**Work to complete**
Repeat all entries exactly.

(Stored items from a collection)
------------------------------------------------
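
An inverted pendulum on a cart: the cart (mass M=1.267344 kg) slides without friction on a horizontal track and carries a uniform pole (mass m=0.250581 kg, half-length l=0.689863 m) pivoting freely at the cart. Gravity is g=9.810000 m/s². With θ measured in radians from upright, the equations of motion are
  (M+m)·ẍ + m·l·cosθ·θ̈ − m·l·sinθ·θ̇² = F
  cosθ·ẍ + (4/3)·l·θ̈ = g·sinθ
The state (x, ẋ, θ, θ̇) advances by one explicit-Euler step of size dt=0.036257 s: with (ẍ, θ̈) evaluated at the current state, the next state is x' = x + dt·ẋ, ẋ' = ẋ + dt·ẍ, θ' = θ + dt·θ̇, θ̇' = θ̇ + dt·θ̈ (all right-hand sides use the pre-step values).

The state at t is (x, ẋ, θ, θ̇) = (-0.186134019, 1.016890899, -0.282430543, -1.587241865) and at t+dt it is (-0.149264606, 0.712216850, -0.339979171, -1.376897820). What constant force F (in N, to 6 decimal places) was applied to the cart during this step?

ẍ = (ẋ'−ẋ)/dt = (0.712216850−1.016890899)/0.036257 = -8.403179
θ̈ = (θ̇'−θ̇)/dt = (-1.376897820−-1.587241865)/0.036257 = 5.801474
sinθ=-0.278691, cosθ=0.960381
F = (M+m)·ẍ + m·l·cosθ·θ̈ − m·l·sinθ·θ̇² = -12.755395 + 0.963148 − -0.121372 = -11.670875

F = -11.670875 N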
------------------------------------------------
**Exercise response**
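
An inverted pendulum on a cart: the cart (mass M=1.267344 kg) slides without friction on a horizontal track and carries a uniform pole (mass m=0.250581 kg, half-length l=0.689863 m) pivoting freely at the cart. Gravity is g=9.810000 m/s². With θ measured in radians from upright, the equations of motion are
  (M+m)·ẍ + m·l·cosθ·θ̈ − m·l·sinθ·θ̇² = F
  cosθ·ẍ + (4/3)·l·θ̈ = g·sinθ
The state (x, ẋ, θ, θ̇) advances by one explicit-Euler step of size dt=0.036257 s: with (ẍ, θ̈) evaluated at the current state, the next state is x' = x + dt·ẋ, ẋ' = ẋ + dt·ẍ, θ' = θ + dt·θ̇, θ̇' = θ̇ + dt·θ̈ (all right-hand sides use the pre-step values).

The state at t is (x, ẋ, θ, θ̇) = (-0.186134019, 1.016890899, -0.282430543, -1.587241865) and at t+dt it is (-0.149264606, 0.712216850, -0.339979171, -1.376897820). What constant force F (in N, to 6 decimal places) was applied to the cart during this step?

ẍ = (ẋ'−ẋ)/dt = (0.712216850−1.016890899)/0.036257 = -8.403179
θ̈ = (θ̇'−θ̇)/dt = (-1.376897820−-1.587241865)/0.036257 = 5.801474
sinθ=-0.278691, cosθ=0.960381
F = (M+m)·ẍ + m·l·cosθ·θ̈ − m·l·sinθ·θ̇² = -12.755395 + 0.963148 − -0.121372 = -11.670875

F = -11.670875 N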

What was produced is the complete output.